• TASK OBJECTIVE: Each line that includes "multitrack" must be copied from the records.
++++
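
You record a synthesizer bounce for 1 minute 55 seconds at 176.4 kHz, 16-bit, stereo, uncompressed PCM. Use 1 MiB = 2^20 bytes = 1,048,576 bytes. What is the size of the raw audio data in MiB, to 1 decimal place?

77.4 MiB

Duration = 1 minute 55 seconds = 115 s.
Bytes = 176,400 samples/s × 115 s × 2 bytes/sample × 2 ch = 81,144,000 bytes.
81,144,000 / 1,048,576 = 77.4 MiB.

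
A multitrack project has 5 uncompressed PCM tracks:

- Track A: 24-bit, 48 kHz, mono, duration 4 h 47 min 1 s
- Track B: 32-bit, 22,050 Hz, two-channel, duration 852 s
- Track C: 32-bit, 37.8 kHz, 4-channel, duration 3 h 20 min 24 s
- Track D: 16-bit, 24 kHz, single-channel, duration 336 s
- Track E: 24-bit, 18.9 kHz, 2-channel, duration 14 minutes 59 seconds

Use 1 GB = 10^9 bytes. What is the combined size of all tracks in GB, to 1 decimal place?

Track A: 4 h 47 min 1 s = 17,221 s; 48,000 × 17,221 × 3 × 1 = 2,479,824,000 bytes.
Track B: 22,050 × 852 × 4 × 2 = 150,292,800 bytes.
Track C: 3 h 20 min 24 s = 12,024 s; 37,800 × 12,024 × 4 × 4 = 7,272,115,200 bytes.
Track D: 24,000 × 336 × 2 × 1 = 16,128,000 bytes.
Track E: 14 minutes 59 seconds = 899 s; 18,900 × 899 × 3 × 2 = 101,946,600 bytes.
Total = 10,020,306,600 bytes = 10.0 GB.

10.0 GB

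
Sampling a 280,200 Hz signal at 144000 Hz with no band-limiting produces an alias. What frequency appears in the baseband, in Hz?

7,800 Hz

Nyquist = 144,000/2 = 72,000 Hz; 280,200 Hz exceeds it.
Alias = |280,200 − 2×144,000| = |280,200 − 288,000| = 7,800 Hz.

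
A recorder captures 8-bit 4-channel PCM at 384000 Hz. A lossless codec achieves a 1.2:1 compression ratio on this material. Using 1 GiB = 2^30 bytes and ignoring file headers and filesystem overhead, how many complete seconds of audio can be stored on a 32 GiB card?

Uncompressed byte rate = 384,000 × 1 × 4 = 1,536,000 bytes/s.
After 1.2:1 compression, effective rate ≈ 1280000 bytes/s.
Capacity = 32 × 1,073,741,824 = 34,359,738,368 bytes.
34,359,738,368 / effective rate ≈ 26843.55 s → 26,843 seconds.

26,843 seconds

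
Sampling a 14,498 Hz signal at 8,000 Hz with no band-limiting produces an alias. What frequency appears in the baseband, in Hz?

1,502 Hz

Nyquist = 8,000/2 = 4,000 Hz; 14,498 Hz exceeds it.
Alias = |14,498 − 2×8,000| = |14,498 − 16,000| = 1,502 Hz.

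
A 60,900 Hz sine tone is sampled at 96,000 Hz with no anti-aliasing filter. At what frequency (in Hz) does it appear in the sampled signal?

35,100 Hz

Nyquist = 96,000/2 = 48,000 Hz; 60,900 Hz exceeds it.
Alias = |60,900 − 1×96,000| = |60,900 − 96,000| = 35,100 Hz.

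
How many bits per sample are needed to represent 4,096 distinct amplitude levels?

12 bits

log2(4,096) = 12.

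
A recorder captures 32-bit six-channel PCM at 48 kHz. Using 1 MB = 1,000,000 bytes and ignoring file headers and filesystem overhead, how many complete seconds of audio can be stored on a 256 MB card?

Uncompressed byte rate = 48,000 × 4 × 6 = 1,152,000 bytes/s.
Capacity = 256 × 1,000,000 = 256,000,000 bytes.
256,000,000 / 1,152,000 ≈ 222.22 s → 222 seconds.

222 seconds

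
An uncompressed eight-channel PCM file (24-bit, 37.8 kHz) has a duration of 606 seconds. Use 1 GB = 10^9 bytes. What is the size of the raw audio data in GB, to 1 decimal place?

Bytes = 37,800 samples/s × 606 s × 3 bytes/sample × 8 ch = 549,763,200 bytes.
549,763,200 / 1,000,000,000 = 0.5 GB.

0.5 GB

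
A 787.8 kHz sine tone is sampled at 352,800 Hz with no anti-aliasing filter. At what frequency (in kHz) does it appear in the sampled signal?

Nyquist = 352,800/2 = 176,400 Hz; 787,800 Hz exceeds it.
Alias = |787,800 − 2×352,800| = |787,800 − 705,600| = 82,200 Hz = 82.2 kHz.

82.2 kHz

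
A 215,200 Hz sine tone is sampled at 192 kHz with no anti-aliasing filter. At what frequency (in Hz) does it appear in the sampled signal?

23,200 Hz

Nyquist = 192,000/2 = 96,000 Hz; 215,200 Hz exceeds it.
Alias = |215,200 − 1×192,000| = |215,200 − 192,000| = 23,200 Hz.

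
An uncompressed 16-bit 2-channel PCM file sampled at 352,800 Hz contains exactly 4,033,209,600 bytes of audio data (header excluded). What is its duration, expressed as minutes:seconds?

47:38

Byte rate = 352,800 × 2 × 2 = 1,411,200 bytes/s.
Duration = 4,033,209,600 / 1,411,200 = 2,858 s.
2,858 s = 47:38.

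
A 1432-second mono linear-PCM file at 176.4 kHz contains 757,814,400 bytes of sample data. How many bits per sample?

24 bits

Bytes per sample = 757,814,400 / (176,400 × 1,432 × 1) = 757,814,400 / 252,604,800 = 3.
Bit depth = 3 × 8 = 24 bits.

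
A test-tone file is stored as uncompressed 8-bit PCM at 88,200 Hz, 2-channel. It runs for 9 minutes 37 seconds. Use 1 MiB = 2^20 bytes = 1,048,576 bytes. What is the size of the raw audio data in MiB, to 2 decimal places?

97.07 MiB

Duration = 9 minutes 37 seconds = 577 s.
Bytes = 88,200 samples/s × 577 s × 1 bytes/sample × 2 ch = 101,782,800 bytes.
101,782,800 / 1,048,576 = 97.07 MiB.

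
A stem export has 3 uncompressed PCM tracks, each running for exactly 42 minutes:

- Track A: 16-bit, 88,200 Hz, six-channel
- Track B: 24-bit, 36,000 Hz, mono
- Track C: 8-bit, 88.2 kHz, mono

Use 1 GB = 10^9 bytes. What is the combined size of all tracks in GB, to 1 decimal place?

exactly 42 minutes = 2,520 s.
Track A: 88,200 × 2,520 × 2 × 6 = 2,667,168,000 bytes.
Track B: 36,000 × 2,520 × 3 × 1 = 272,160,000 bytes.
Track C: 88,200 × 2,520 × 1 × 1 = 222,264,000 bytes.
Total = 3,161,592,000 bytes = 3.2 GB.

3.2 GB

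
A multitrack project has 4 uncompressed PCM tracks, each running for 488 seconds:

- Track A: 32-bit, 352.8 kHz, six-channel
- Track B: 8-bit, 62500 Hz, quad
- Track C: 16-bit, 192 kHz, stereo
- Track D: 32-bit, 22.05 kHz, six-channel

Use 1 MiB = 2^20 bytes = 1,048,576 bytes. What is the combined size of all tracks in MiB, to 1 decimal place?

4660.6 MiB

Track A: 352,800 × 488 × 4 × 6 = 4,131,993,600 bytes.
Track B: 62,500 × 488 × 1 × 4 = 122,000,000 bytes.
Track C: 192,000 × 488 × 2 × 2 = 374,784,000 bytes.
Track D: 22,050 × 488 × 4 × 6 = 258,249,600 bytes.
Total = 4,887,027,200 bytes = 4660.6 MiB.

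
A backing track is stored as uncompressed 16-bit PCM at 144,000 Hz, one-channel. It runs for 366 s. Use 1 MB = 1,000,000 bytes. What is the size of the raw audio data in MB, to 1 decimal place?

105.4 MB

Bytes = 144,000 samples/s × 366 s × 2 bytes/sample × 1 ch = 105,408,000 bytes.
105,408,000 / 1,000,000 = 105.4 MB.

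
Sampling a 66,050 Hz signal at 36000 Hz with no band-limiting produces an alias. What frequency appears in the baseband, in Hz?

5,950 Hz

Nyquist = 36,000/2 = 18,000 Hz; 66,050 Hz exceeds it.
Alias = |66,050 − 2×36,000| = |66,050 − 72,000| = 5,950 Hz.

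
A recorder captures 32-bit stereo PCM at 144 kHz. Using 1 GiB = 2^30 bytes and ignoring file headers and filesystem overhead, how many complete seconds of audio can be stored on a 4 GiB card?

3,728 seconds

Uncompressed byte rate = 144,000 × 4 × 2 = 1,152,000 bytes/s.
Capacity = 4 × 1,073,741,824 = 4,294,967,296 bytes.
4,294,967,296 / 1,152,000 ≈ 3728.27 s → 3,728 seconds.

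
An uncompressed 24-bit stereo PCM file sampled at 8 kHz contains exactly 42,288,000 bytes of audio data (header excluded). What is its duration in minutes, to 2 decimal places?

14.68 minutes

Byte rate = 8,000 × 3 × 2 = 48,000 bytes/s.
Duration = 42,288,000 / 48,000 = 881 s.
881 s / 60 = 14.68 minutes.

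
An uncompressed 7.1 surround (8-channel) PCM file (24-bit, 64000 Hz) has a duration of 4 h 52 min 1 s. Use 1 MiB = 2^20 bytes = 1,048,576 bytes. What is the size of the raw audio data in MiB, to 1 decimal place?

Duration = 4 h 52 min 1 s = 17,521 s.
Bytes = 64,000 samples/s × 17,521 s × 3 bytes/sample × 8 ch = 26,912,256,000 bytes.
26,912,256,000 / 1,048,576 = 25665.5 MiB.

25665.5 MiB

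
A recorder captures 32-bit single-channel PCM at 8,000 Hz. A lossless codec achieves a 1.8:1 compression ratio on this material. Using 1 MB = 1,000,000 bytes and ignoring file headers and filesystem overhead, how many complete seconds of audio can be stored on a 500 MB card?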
++++
• TASK RESPONSE:
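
A multitrack project has 5 uncompressed PCM tracks:
A multitrack project has 4 uncompressed PCM tracks, each running for 488 seconds: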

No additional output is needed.